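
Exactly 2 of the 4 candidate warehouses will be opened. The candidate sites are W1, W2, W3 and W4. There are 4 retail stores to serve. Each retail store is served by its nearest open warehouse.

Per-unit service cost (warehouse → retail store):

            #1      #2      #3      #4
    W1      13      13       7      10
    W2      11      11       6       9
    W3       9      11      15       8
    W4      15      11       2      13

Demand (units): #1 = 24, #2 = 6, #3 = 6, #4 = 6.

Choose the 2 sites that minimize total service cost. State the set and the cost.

With exactly 2 open, each retail store uses its cheapest among the chosen.
{W3, W4}: #1→W3 9·24=216, #2→W3 11·6=66, #3→W4 2·6=12, #4→W3 8·6=48. Service cost 342.
{W2, W3}: service cost 366
{W1, W3}: service cost 372
Among all 6 size-2 choices, {W3, W4} is lowest.

Choose W3 and W4; total service cost 342.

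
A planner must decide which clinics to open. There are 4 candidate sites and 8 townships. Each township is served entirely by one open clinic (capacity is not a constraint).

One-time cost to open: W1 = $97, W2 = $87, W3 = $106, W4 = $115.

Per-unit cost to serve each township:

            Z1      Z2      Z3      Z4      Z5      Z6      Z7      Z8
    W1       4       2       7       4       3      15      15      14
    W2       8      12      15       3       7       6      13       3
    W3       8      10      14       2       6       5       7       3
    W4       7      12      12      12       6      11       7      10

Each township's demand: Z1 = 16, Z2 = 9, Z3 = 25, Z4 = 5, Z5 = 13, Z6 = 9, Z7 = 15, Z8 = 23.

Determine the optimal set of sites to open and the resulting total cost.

For any fixed open set, each township goes to its cheapest open site; total = fixed + service.
{W1, W3}: Z1→W1 4·16=64, Z2→W1 2·9=18, Z3→W1 7·25=175, Z4→W3 2·5=10, Z5→W1 3·13=39, Z6→W3 5·9=45, Z7→W3 7·15=105, Z8→W3 3·23=69. Service 525; fixed 203; total 728.
{W1, W2}: Z1→W1 4·16=64, Z2→W1 2·9=18, Z3→W1 7·25=175, Z4→W2 3·5=15, Z5→W1 3·13=39, Z6→W2 6·9=54, Z7→W2 13·15=195, Z8→W2 3·23=69. Service 629; fixed 184; total 813.
{W1, W2, W3}: Z1→W1 4·16=64, Z2→W1 2·9=18, Z3→W1 7·25=175, Z4→W3 2·5=10, Z5→W1 3·13=39, Z6→W3 5·9=45, Z7→W3 7·15=105, Z8→W2 3·23=69. Service 525; fixed 290; total 815.
{W1, W2, W3, W4}: Z1→W1 4·16=64, Z2→W1 2·9=18, Z3→W1 7·25=175, Z4→W3 2·5=10, Z5→W1 3·13=39, Z6→W3 5·9=45, Z7→W3 7·15=105, Z8→W2 3·23=69. Service 525; fixed 405; total 930.
(All 15 nonempty subsets were checked; W1 and W3 is lowest.)

Open W1 and W3; minimum total cost 728.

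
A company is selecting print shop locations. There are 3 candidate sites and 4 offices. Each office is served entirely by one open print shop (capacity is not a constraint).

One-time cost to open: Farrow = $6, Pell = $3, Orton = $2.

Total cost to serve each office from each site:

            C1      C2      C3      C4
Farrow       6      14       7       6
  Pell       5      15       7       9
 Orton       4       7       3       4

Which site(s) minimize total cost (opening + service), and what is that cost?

Open Orton only; minimum total cost 20.

For any fixed open set, each office goes to its cheapest open site; total = fixed + service.
{Orton}: C1→Orton 4, C2→Orton 7, C3→Orton 3, C4→Orton 4. Service 18; fixed 2; total 20.
{Pell, Orton}: C1→Orton 4, C2→Orton 7, C3→Orton 3, C4→Orton 4. Service 18; fixed 5; total 23.
{Farrow, Orton}: C1→Orton 4, C2→Orton 7, C3→Orton 3, C4→Orton 4. Service 18; fixed 8; total 26.
{Farrow, Pell, Orton}: C1→Orton 4, C2→Orton 7, C3→Orton 3, C4→Orton 4. Service 18; fixed 11; total 29.
No other subset beats 20.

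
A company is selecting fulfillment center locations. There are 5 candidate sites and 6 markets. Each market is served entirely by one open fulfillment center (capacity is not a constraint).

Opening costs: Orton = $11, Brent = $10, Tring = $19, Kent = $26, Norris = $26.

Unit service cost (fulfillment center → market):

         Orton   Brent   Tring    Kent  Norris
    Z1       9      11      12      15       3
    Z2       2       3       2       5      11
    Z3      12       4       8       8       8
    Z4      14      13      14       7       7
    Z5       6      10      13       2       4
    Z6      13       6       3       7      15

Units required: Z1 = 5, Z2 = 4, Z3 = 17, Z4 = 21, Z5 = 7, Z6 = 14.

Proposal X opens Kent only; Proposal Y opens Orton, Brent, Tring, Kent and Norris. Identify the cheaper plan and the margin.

Proposal X: {Kent}: Z1→Kent 15·5=75, Z2→Kent 5·4=20, Z3→Kent 8·17=136, Z4→Kent 7·21=147, Z5→Kent 2·7=14, Z6→Kent 7·14=98. Service 490; fixed 26; total 516.
Proposal Y: {Orton, Brent, Tring, Kent, Norris}: Z1→Norris 3·5=15, Z2→Orton 2·4=8, Z3→Brent 4·17=68, Z4→Kent 7·21=147, Z5→Kent 2·7=14, Z6→Tring 3·14=42. Service 294; fixed 92; total 386.
Difference: |516 − 386| = 130.

Proposal Y is cheaper by 130.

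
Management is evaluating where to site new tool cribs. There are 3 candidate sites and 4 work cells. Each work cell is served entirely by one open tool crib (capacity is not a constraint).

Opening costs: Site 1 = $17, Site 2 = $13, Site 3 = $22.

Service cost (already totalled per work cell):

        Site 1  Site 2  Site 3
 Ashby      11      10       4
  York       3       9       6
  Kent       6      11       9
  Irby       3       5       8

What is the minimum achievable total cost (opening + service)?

For any fixed open set, each work cell goes to its cheapest open site; total = fixed + service.
{Site 1}: Ashby→Site 1 11, York→Site 1 3, Kent→Site 1 6, Irby→Site 1 3. Service 23; fixed 17; total 40.
{Site 2}: service 35 + fixed 13 = 48
{Site 3}: service 27 + fixed 22 = 49
{Site 1, Site 2, Site 3}: service 16 + fixed 52 = 68
No other subset beats 40.

Minimum total cost: 40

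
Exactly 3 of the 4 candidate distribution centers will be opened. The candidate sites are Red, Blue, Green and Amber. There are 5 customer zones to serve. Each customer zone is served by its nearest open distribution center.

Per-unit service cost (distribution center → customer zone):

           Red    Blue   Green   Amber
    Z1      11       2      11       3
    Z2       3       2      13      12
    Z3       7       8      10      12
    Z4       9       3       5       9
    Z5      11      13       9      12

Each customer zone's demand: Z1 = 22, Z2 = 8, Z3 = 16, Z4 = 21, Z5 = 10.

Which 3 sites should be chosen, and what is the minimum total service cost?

Choose Red, Blue and Green; total service cost 325.

With exactly 3 open, each customer zone uses its cheapest among the chosen.
{Red, Blue, Green}: Z1→Blue 2·22=44, Z2→Blue 2·8=16, Z3→Red 7·16=112, Z4→Blue 3·21=63, Z5→Green 9·10=90. Service cost 325.
{Blue, Green, Amber}: service cost 341
{Red, Blue, Amber}: service cost 345
Among all 4 size-3 choices, {Red, Blue, Green} is lowest.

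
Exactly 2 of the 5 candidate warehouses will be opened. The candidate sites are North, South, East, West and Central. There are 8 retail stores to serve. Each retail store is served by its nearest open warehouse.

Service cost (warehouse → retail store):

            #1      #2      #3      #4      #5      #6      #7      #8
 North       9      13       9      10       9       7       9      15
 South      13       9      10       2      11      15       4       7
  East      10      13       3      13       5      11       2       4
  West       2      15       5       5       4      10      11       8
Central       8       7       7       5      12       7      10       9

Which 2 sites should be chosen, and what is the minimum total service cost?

With exactly 2 open, each retail store uses its cheapest among the chosen.
{East, Central}: #1→Central 8, #2→Central 7, #3→East 3, #4→Central 5, #5→East 5, #6→Central 7, #7→East 2, #8→East 4. Service cost 41.
{South, West}: service cost 43
{East, West}: service cost 43
Among all 10 size-2 choices, {East, Central} is lowest.

Choose East and Central; total service cost 41.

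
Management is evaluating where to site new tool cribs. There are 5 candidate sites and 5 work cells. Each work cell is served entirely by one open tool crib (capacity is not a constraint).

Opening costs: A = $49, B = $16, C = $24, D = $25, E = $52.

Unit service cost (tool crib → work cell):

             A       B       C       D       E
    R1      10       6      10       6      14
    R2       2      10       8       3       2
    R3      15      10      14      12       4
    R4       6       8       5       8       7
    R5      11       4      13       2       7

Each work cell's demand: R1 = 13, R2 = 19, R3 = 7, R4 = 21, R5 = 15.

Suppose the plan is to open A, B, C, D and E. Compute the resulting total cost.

Each work cell is assigned to its cheapest site among the open ones.
{A, B, C, D, E}: R1→B 6·13=78, R2→A 2·19=38, R3→E 4·7=28, R4→C 5·21=105, R5→D 2·15=30. Service 279; fixed 166; total 445.

Total cost: 445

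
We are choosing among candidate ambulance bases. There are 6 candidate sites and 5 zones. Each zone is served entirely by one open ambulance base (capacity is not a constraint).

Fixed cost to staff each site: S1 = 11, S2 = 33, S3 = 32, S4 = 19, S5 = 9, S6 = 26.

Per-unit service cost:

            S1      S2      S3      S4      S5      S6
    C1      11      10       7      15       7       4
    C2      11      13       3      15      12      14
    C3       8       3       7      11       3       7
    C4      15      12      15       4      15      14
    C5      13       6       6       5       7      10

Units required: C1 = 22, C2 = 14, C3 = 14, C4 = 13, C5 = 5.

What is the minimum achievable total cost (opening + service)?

For any fixed open set, each zone goes to its cheapest open site; total = fixed + service.
{S3, S4, S5, S6}: C1→S6 4·22=88, C2→S3 3·14=42, C3→S5 3·14=42, C4→S4 4·13=52, C5→S4 5·5=25. Service 249; fixed 86; total 335.
{S1, S3, S4, S5, S6}: service 249 + fixed 97 = 346
{S2, S3, S4, S6}: C1→S6 4·22=88, C2→S3 3·14=42, C3→S2 3·14=42, C4→S4 4·13=52, C5→S4 5·5=25. Service 249; fixed 110; total 359.
{S1, S2, S3, S4, S5, S6}: service 249 + fixed 130 = 379
No other subset beats 335.

Minimum total cost: 335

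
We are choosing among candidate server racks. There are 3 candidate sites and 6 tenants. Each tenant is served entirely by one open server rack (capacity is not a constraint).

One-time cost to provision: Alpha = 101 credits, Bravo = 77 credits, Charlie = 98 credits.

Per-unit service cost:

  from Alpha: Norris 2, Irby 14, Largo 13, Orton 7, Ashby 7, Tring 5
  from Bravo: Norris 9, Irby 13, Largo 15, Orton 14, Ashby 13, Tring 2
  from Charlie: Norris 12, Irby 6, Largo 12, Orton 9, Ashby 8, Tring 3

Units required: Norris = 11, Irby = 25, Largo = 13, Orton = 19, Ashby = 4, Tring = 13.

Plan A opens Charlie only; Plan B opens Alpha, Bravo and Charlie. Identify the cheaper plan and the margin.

Plan A: {Charlie}: Norris→Charlie 12·11=132, Irby→Charlie 6·25=150, Largo→Charlie 12·13=156, Orton→Charlie 9·19=171, Ashby→Charlie 8·4=32, Tring→Charlie 3·13=39. Service 680; fixed 98; total 778.
Plan B: {Alpha, Bravo, Charlie}: Norris→Alpha 2·11=22, Irby→Charlie 6·25=150, Largo→Charlie 12·13=156, Orton→Alpha 7·19=133, Ashby→Alpha 7·4=28, Tring→Bravo 2·13=26. Service 515; fixed 276; total 791.
Difference: |778 − 791| = 13.

Plan A is cheaper by 13.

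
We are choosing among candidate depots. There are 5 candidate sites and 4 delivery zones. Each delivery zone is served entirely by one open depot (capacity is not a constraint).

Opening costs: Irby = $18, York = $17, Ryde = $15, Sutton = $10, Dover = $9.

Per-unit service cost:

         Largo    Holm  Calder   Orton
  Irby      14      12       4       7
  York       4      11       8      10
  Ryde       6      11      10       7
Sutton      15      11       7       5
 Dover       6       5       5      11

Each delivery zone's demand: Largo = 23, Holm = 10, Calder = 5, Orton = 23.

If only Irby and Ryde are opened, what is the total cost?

Each delivery zone is assigned to its cheapest site among the open ones.
{Irby, Ryde}: Largo→Ryde 6·23=138, Holm→Ryde 11·10=110, Calder→Irby 4·5=20, Orton→Irby 7·23=161. Service 429; fixed 33; total 462.

Total cost: 462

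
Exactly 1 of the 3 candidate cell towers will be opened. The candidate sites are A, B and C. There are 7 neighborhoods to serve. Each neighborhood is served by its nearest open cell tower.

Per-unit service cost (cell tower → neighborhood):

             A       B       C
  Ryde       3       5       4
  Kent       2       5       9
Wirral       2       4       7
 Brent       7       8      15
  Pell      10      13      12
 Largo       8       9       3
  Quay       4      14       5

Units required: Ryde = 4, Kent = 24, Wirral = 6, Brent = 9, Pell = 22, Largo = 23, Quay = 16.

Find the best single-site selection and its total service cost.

With exactly 1 open, each neighborhood uses its cheapest among the chosen.
{A}: Ryde→A 3·4=12, Kent→A 2·24=48, Wirral→A 2·6=12, Brent→A 7·9=63, Pell→A 10·22=220, Largo→A 8·23=184, Quay→A 4·16=64. Service cost 603.
{C}: service cost 822
{B}: service cost 953
Among all 3 size-1 choices, {A} is lowest.

Choose A only; total service cost 603.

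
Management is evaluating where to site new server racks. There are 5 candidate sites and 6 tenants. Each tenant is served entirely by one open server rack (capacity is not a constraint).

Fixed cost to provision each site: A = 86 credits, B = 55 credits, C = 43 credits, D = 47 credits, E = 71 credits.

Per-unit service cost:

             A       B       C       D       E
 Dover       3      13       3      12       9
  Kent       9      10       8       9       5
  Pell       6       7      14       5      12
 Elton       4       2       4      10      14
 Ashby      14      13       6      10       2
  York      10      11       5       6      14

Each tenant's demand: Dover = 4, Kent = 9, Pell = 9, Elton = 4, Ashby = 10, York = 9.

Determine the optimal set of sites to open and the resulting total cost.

For any fixed open set, each tenant goes to its cheapest open site; total = fixed + service.
{C, D}: Dover→C 3·4=12, Kent→C 8·9=72, Pell→D 5·9=45, Elton→C 4·4=16, Ashby→C 6·10=60, York→C 5·9=45. Service 250; fixed 90; total 340.
{C, D, E}: service 183 + fixed 161 = 344
{B, C}: Dover→C 3·4=12, Kent→C 8·9=72, Pell→B 7·9=63, Elton→B 2·4=8, Ashby→C 6·10=60, York→C 5·9=45. Service 260; fixed 98; total 358.
{A, B, C, D, E}: service 175 + fixed 302 = 477
No other subset beats 340.

Open C and D; minimum total cost 340.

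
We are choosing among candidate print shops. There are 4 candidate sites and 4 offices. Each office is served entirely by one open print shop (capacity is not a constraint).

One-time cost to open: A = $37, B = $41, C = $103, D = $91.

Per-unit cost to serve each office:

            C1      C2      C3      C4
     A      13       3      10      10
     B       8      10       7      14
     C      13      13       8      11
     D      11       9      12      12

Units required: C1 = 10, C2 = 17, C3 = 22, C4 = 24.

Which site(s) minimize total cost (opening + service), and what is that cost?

Open A and B; minimum total cost 603.

For any fixed open set, each office goes to its cheapest open site; total = fixed + service.
{A, B}: C1→B 8·10=80, C2→A 3·17=51, C3→B 7·22=154, C4→A 10·24=240. Service 525; fixed 78; total 603.
{A}: service 641 + fixed 37 = 678
{A, B, D}: C1→B 8·10=80, C2→A 3·17=51, C3→B 7·22=154, C4→A 10·24=240. Service 525; fixed 169; total 694.
{A, B, C, D}: C1→B 8·10=80, C2→A 3·17=51, C3→B 7·22=154, C4→A 10·24=240. Service 525; fixed 272; total 797.
No other subset beats 603.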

Task details =>
Only the lines from the beginning of the material above through the line with "Each township's demand: Z1" are wanted; extract them exactly.

Exercise answer =>
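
Exactly 2 of the 4 candidate warehouses will be opened. The candidate sites are W1, W2, W3 and W4. There are 4 retail stores to serve. Each retail store is served by its nearest open warehouse.

Per-unit service cost (warehouse → retail store):

            #1      #2      #3      #4
    W1      13      13       7      10
    W2      11      11       6       9
    W3       9      11      15       8
    W4      15      11       2      13

Demand (units): #1 = 24, #2 = 6, #3 = 6, #4 = 6.

Choose the 2 sites that minimize total service cost. State the set and the cost.

With exactly 2 open, each retail store uses its cheapest among the chosen.
{W3, W4}: #1→W3 9·24=216, #2→W3 11·6=66, #3→W4 2·6=12, #4→W3 8·6=48. Service cost 342.
{W2, W3}: service cost 366
{W1, W3}: service cost 372
Among all 6 size-2 choices, {W3, W4} is lowest.

Choose W3 and W4; total service cost 342.

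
A planner must decide which clinics to open. There are 4 candidate sites and 8 townships. Each township is served entirely by one open clinic (capacity is not a constraint).

One-time cost to open: W1 = $97, W2 = $87, W3 = $106, W4 = $115.

Per-unit cost to serve each township:

            Z1      Z2      Z3      Z4      Z5      Z6      Z7      Z8
    W1       4       2       7       4       3      15      15      14
    W2       8      12      15       3       7       6      13       3
    W3       8      10      14       2       6       5       7       3
    W4       7      12      12      12       6      11       7      10

Each township's demand: Z1 = 16, Z2 = 9, Z3 = 25, Z4 = 5, Z5 = 13, Z6 = 9, Z7 = 15, Z8 = 23.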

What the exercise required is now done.